[Source data]
· · · ·

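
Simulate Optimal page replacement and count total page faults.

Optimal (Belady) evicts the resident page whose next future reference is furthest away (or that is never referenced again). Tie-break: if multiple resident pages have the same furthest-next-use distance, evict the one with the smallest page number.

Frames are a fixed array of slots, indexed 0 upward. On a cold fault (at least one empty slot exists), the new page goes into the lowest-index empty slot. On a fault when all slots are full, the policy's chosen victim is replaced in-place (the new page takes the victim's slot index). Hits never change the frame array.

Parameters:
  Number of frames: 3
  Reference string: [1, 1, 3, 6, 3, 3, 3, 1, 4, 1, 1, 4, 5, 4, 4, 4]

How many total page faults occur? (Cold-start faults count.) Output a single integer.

Step 0: ref 1 → FAULT, frames=[1,-,-]
Step 1: ref 1 → HIT, frames=[1,-,-]
Step 2: ref 3 → FAULT, frames=[1,3,-]
Step 3: ref 6 → FAULT, frames=[1,3,6]
Step 4: ref 3 → HIT, frames=[1,3,6]
Step 5: ref 3 → HIT, frames=[1,3,6]
Step 6: ref 3 → HIT, frames=[1,3,6]
Step 7: ref 1 → HIT, frames=[1,3,6]
Step 8: ref 4 → FAULT (evict 3), frames=[1,4,6]
Step 9: ref 1 → HIT, frames=[1,4,6]
Step 10: ref 1 → HIT, frames=[1,4,6]
Step 11: ref 4 → HIT, frames=[1,4,6]
Step 12: ref 5 → FAULT (evict 1), frames=[5,4,6]
Step 13: ref 4 → HIT, frames=[5,4,6]
Step 14: ref 4 → HIT, frames=[5,4,6]
Step 15: ref 4 → HIT, frames=[5,4,6]
Total faults: 5

Answer: 5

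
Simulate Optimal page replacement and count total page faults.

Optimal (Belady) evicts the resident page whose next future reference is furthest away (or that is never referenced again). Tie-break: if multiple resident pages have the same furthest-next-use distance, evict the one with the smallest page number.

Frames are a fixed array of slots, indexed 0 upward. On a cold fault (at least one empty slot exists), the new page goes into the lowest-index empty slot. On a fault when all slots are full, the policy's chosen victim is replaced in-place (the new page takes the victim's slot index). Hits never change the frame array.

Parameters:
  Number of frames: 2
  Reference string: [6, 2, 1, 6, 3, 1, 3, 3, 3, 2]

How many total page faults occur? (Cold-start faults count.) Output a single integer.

Step 0: ref 6 → FAULT, frames=[6,-]
Step 1: ref 2 → FAULT, frames=[6,2]
Step 2: ref 1 → FAULT (evict 2), frames=[6,1]
Step 3: ref 6 → HIT, frames=[6,1]
Step 4: ref 3 → FAULT (evict 6), frames=[3,1]
Step 5: ref 1 → HIT, frames=[3,1]
Step 6: ref 3 → HIT, frames=[3,1]
Step 7: ref 3 → HIT, frames=[3,1]
Step 8: ref 3 → HIT, frames=[3,1]
Step 9: ref 2 → FAULT (evict 1), frames=[3,2]
Total faults: 5

Answer: 5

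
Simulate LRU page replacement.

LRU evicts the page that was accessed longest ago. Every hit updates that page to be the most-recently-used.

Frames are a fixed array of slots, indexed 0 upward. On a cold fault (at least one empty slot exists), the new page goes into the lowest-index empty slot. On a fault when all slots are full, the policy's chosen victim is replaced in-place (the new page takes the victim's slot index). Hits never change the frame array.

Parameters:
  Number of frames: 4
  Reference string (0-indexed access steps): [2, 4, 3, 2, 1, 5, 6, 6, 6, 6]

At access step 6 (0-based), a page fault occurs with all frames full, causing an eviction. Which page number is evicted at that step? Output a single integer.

Step 0: ref 2 -> FAULT, frames=[2,-,-,-]
Step 1: ref 4 -> FAULT, frames=[2,4,-,-]
Step 2: ref 3 -> FAULT, frames=[2,4,3,-]
Step 3: ref 2 -> HIT, frames=[2,4,3,-]
Step 4: ref 1 -> FAULT, frames=[2,4,3,1]
Step 5: ref 5 -> FAULT, evict 4, frames=[2,5,3,1]
Step 6: ref 6 -> FAULT, evict 3, frames=[2,5,6,1]
At step 6: evicted page 3

Answer: 3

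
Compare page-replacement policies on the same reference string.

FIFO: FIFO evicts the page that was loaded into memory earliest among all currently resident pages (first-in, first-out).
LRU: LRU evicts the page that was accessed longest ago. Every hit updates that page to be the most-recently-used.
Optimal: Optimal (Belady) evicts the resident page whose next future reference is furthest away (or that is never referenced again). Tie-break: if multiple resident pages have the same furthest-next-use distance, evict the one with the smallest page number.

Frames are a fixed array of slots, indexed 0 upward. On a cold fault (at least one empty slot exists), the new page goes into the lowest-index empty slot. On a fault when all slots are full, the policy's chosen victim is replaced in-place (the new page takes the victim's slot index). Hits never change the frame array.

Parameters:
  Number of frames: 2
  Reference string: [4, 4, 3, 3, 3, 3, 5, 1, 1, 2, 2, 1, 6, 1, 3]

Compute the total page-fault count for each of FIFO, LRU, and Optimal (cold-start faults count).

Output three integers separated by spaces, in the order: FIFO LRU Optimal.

--- FIFO ---
  step 0: ref 4 -> FAULT, frames=[4,-] (faults so far: 1)
  step 1: ref 4 -> HIT, frames=[4,-] (faults so far: 1)
  step 2: ref 3 -> FAULT, frames=[4,3] (faults so far: 2)
  step 3: ref 3 -> HIT, frames=[4,3] (faults so far: 2)
  step 4: ref 3 -> HIT, frames=[4,3] (faults so far: 2)
  step 5: ref 3 -> HIT, frames=[4,3] (faults so far: 2)
  step 6: ref 5 -> FAULT, evict 4, frames=[5,3] (faults so far: 3)
  step 7: ref 1 -> FAULT, evict 3, frames=[5,1] (faults so far: 4)
  step 8: ref 1 -> HIT, frames=[5,1] (faults so far: 4)
  step 9: ref 2 -> FAULT, evict 5, frames=[2,1] (faults so far: 5)
  step 10: ref 2 -> HIT, frames=[2,1] (faults so far: 5)
  step 11: ref 1 -> HIT, frames=[2,1] (faults so far: 5)
  step 12: ref 6 -> FAULT, evict 1, frames=[2,6] (faults so far: 6)
  step 13: ref 1 -> FAULT, evict 2, frames=[1,6] (faults so far: 7)
  step 14: ref 3 -> FAULT, evict 6, frames=[1,3] (faults so far: 8)
  FIFO total faults: 8
--- LRU ---
  step 0: ref 4 -> FAULT, frames=[4,-] (faults so far: 1)
  step 1: ref 4 -> HIT, frames=[4,-] (faults so far: 1)
  step 2: ref 3 -> FAULT, frames=[4,3] (faults so far: 2)
  step 3: ref 3 -> HIT, frames=[4,3] (faults so far: 2)
  step 4: ref 3 -> HIT, frames=[4,3] (faults so far: 2)
  step 5: ref 3 -> HIT, frames=[4,3] (faults so far: 2)
  step 6: ref 5 -> FAULT, evict 4, frames=[5,3] (faults so far: 3)
  step 7: ref 1 -> FAULT, evict 3, frames=[5,1] (faults so far: 4)
  step 8: ref 1 -> HIT, frames=[5,1] (faults so far: 4)
  step 9: ref 2 -> FAULT, evict 5, frames=[2,1] (faults so far: 5)
  step 10: ref 2 -> HIT, frames=[2,1] (faults so far: 5)
  step 11: ref 1 -> HIT, frames=[2,1] (faults so far: 5)
  step 12: ref 6 -> FAULT, evict 2, frames=[6,1] (faults so far: 6)
  step 13: ref 1 -> HIT, frames=[6,1] (faults so far: 6)
  step 14: ref 3 -> FAULT, evict 6, frames=[3,1] (faults so far: 7)
  LRU total faults: 7
--- Optimal ---
  step 0: ref 4 -> FAULT, frames=[4,-] (faults so far: 1)
  step 1: ref 4 -> HIT, frames=[4,-] (faults so far: 1)
  step 2: ref 3 -> FAULT, frames=[4,3] (faults so far: 2)
  step 3: ref 3 -> HIT, frames=[4,3] (faults so far: 2)
  step 4: ref 3 -> HIT, frames=[4,3] (faults so far: 2)
  step 5: ref 3 -> HIT, frames=[4,3] (faults so far: 2)
  step 6: ref 5 -> FAULT, evict 4, frames=[5,3] (faults so far: 3)
  step 7: ref 1 -> FAULT, evict 5, frames=[1,3] (faults so far: 4)
  step 8: ref 1 -> HIT, frames=[1,3] (faults so far: 4)
  step 9: ref 2 -> FAULT, evict 3, frames=[1,2] (faults so far: 5)
  step 10: ref 2 -> HIT, frames=[1,2] (faults so far: 5)
  step 11: ref 1 -> HIT, frames=[1,2] (faults so far: 5)
  step 12: ref 6 -> FAULT, evict 2, frames=[1,6] (faults so far: 6)
  step 13: ref 1 -> HIT, frames=[1,6] (faults so far: 6)
  step 14: ref 3 -> FAULT, evict 1, frames=[3,6] (faults so far: 7)
  Optimal total faults: 7

Answer: 8 7 7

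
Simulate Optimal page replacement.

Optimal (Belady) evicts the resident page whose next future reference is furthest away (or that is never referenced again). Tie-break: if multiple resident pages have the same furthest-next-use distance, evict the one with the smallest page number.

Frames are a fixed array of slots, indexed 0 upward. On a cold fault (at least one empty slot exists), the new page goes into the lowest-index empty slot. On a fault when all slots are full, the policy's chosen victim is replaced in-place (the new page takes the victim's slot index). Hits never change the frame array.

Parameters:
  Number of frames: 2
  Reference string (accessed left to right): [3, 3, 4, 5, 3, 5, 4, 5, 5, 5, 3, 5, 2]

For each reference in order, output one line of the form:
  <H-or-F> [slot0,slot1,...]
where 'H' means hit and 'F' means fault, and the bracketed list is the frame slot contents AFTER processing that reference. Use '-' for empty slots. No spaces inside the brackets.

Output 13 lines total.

F [3,-]
H [3,-]
F [3,4]
F [3,5]
H [3,5]
H [3,5]
F [4,5]
H [4,5]
H [4,5]
H [4,5]
F [3,5]
H [3,5]
F [2,5]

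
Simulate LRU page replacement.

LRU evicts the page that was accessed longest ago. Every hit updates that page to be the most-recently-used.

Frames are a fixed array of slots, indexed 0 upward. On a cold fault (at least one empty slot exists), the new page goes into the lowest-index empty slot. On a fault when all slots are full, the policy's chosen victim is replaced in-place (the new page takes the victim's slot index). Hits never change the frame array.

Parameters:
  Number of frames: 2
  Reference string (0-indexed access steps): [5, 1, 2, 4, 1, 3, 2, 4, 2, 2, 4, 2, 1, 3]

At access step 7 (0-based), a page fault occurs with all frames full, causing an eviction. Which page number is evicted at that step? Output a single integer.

Step 0: ref 5 -> FAULT, frames=[5,-]
Step 1: ref 1 -> FAULT, frames=[5,1]
Step 2: ref 2 -> FAULT, evict 5, frames=[2,1]
Step 3: ref 4 -> FAULT, evict 1, frames=[2,4]
Step 4: ref 1 -> FAULT, evict 2, frames=[1,4]
Step 5: ref 3 -> FAULT, evict 4, frames=[1,3]
Step 6: ref 2 -> FAULT, evict 1, frames=[2,3]
Step 7: ref 4 -> FAULT, evict 3, frames=[2,4]
At step 7: evicted page 3

Answer: 3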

· · · ·

* _EXERCISE OBJECTIVE_
Please copy only these lines, exactly: the first line of the records through the line containing "4, 5, 4, 4, 4]", ends included.

* _EXPECTED OUTPUT_
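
Simulate Optimal page replacement and count total page faults.

Optimal (Belady) evicts the resident page whose next future reference is furthest away (or that is never referenced again). Tie-break: if multiple resident pages have the same furthest-next-use distance, evict the one with the smallest page number.

Frames are a fixed array of slots, indexed 0 upward. On a cold fault (at least one empty slot exists), the new page goes into the lowest-index empty slot. On a fault when all slots are full, the policy's chosen victim is replaced in-place (the new page takes the victim's slot index). Hits never change the frame array.

Parameters:
  Number of frames: 3
  Reference string: [1, 1, 3, 6, 3, 3, 3, 1, 4, 1, 1, 4, 5, 4, 4, 4]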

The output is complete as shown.